Stored records:
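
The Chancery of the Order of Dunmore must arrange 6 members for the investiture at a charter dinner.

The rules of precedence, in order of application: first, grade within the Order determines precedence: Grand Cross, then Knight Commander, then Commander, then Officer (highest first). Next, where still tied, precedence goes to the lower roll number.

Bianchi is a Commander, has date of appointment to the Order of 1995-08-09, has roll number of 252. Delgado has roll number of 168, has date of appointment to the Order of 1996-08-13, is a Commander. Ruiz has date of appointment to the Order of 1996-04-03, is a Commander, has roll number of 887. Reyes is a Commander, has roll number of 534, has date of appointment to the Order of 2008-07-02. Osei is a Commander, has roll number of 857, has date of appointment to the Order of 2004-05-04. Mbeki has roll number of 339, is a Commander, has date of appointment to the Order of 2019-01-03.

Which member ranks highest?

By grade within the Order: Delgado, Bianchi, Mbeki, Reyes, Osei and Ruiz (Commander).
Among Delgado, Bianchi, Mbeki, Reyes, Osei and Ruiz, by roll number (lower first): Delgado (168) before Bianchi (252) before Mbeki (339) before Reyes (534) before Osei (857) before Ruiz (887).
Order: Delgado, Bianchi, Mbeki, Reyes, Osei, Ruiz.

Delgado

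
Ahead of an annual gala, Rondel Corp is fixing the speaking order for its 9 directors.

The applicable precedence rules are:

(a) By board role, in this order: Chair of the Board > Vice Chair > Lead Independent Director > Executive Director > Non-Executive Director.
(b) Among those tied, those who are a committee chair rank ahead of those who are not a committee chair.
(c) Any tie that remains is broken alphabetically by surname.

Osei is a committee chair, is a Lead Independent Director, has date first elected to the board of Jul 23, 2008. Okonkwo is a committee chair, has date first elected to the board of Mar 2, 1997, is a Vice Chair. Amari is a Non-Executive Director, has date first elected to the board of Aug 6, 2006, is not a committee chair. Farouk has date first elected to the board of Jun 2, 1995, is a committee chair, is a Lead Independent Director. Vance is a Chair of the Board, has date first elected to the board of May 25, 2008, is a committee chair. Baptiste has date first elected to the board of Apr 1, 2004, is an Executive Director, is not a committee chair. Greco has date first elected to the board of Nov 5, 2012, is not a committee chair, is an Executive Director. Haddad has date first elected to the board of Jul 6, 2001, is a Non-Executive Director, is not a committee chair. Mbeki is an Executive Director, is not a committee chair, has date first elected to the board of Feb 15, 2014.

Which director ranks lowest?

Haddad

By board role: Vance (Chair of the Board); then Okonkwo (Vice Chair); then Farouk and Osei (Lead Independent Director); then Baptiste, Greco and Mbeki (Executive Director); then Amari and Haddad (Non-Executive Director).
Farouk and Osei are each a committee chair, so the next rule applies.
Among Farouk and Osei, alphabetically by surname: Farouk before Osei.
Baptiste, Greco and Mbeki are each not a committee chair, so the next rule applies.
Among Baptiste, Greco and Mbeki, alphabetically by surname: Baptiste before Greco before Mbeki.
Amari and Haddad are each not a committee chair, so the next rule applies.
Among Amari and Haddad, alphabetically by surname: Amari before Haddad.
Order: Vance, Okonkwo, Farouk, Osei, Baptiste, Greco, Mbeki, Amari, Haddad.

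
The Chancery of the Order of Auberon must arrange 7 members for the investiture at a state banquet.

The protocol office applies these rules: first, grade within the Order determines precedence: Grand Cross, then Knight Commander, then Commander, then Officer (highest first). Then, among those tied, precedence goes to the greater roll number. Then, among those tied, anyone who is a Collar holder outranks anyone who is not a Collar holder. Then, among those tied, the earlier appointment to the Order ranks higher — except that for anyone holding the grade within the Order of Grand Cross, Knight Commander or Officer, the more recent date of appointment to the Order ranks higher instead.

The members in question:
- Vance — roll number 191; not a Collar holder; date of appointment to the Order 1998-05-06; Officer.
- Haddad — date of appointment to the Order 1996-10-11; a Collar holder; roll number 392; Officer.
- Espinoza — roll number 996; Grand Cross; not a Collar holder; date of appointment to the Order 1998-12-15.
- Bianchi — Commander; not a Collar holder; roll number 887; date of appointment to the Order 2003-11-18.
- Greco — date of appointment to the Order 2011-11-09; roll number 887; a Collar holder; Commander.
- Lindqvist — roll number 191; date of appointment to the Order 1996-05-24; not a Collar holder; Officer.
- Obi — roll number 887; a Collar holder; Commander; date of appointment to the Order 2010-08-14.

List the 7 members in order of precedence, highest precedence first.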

Activity: Please reply with an exact copy of the lines above, starting at the first and ending at the line that holds "The rules of".

Response for this exercise:
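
The Chancery of the Order of Dunmore must arrange 6 members for the investiture at a charter dinner.

The rules of precedence, in order of application: first, grade within the Order determines precedence: Grand Cross, then Knight Commander, then Commander, then Officer (highest first). Next, where still tied, precedence goes to the lower roll number.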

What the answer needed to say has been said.